Output every record word for word.

Records excerpted from a collection
┄┄┄┄┄┄┄┄┄┄

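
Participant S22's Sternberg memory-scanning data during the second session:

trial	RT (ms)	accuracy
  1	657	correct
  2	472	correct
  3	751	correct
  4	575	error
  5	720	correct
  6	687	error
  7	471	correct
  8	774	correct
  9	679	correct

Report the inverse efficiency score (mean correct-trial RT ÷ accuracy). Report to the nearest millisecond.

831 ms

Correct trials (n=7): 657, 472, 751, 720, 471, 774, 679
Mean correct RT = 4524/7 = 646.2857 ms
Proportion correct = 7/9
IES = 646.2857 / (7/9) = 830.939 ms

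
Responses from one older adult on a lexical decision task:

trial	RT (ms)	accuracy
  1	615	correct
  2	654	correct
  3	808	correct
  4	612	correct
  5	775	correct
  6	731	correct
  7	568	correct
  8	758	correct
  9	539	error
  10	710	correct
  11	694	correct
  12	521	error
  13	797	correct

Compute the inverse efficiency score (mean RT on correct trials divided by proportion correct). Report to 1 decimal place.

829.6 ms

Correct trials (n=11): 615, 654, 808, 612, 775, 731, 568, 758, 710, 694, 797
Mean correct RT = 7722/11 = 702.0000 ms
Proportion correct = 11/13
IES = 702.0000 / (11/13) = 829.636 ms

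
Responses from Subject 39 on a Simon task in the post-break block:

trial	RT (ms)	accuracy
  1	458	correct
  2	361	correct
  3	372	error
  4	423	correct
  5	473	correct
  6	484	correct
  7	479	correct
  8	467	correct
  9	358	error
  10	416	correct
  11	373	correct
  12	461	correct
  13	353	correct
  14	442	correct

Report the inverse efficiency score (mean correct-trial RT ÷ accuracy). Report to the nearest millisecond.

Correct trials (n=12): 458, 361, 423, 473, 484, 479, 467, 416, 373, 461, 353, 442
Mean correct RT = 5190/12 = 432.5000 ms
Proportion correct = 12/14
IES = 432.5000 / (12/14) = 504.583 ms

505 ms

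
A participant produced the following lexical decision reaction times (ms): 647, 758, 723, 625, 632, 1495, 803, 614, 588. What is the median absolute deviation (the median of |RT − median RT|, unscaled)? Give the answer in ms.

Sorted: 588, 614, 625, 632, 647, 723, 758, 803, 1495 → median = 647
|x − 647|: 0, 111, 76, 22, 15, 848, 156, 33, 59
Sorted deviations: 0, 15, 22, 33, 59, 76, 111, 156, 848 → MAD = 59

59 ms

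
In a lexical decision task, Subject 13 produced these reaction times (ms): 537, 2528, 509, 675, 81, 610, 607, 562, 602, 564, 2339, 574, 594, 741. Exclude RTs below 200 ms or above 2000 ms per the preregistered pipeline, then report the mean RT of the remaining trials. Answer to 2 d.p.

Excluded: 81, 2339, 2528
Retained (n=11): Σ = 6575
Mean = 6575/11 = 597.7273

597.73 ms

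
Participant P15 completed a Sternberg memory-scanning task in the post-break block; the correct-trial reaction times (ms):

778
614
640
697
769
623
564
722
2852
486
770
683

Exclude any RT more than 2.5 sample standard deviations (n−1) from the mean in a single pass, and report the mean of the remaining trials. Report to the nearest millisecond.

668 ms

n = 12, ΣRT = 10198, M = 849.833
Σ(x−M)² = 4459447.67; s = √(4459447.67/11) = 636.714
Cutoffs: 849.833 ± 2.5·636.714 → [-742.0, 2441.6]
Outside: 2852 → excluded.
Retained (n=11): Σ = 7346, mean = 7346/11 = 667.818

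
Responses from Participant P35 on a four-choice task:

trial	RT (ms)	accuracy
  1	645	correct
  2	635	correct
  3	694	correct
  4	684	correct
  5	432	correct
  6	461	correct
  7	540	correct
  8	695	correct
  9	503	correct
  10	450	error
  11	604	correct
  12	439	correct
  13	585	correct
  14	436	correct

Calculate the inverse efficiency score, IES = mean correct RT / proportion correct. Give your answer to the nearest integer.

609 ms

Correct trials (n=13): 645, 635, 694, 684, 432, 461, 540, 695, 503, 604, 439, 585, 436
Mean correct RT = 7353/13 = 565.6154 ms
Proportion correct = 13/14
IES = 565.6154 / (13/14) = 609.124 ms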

┄┄┄┄┄┄┄┄┄┄

§ WRITTEN ANSWER:
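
Participant S22's Sternberg memory-scanning data during the second session:

trial	RT (ms)	accuracy
  1	657	correct
  2	472	correct
  3	751	correct
  4	575	error
  5	720	correct
  6	687	error
  7	471	correct
  8	774	correct
  9	679	correct

Report the inverse efficiency score (mean correct-trial RT ÷ accuracy). Report to the nearest millisecond.

831 ms

Correct trials (n=7): 657, 472, 751, 720, 471, 774, 679
Mean correct RT = 4524/7 = 646.2857 ms
Proportion correct = 7/9
IES = 646.2857 / (7/9) = 830.939 ms

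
Responses from one older adult on a lexical decision task:

trial	RT (ms)	accuracy
  1	615	correct
  2	654	correct
  3	808	correct
  4	612	correct
  5	775	correct
  6	731	correct
  7	568	correct
  8	758	correct
  9	539	error
  10	710	correct
  11	694	correct
  12	521	error
  13	797	correct

Compute the inverse efficiency score (mean RT on correct trials divided by proportion correct). Report to 1 decimal place.

829.6 ms

Correct trials (n=11): 615, 654, 808, 612, 775, 731, 568, 758, 710, 694, 797
Mean correct RT = 7722/11 = 702.0000 ms
Proportion correct = 11/13
IES = 702.0000 / (11/13) = 829.636 ms

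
Responses from Subject 39 on a Simon task in the post-break block:

trial	RT (ms)	accuracy
  1	458	correct
  2	361	correct
  3	372	error
  4	423	correct
  5	473	correct
  6	484	correct
  7	479	correct
  8	467	correct
  9	358	error
  10	416	correct
  11	373	correct
  12	461	correct
  13	353	correct
  14	442	correct

Report the inverse efficiency score (mean correct-trial RT ÷ accuracy). Report to the nearest millisecond.

Correct trials (n=12): 458, 361, 423, 473, 484, 479, 467, 416, 373, 461, 353, 442
Mean correct RT = 5190/12 = 432.5000 ms
Proportion correct = 12/14
IES = 432.5000 / (12/14) = 504.583 ms

505 ms

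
A participant produced the following lexical decision reaction times (ms): 647, 758, 723, 625, 632, 1495, 803, 614, 588. What is the median absolute deviation (the median of |RT − median RT|, unscaled)? Give the answer in ms.

Sorted: 588, 614, 625, 632, 647, 723, 758, 803, 1495 → median = 647
|x − 647|: 0, 111, 76, 22, 15, 848, 156, 33, 59
Sorted deviations: 0, 15, 22, 33, 59, 76, 111, 156, 848 → MAD = 59

59 ms

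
In a lexical decision task, Subject 13 produced these reaction times (ms): 537, 2528, 509, 675, 81, 610, 607, 562, 602, 564, 2339, 574, 594, 741. Exclude RTs below 200 ms or above 2000 ms per the preregistered pipeline, then report the mean RT of the remaining trials. Answer to 2 d.p.

Excluded: 81, 2339, 2528
Retained (n=11): Σ = 6575
Mean = 6575/11 = 597.7273

597.73 ms

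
Participant P15 completed a Sternberg memory-scanning task in the post-break block; the correct-trial reaction times (ms):

778
614
640
697
769
623
564
722
2852
486
770
683

Exclude any RT more than 2.5 sample standard deviations (n−1) from the mean in a single pass, and report the mean of the remaining trials. Report to the nearest millisecond.

668 ms

n = 12, ΣRT = 10198, M = 849.833
Σ(x−M)² = 4459447.67; s = √(4459447.67/11) = 636.714
Cutoffs: 849.833 ± 2.5·636.714 → [-742.0, 2441.6]
Outside: 2852 → excluded.
Retained (n=11): Σ = 7346, mean = 7346/11 = 667.818

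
Responses from Participant P35 on a four-choice task:

trial	RT (ms)	accuracy
  1	645	correct
  2	635	correct
  3	694	correct
  4	684	correct
  5	432	correct
  6	461	correct
  7	540	correct
  8	695	correct
  9	503	correct
  10	450	error
  11	604	correct
  12	439	correct
  13	585	correct
  14	436	correct

Calculate the inverse efficiency score, IES = mean correct RT / proportion correct. Give your answer to the nearest integer.

609 ms

Correct trials (n=13): 645, 635, 694, 684, 432, 461, 540, 695, 503, 604, 439, 585, 436
Mean correct RT = 7353/13 = 565.6154 ms
Proportion correct = 13/14
IES = 565.6154 / (13/14) = 609.124 ms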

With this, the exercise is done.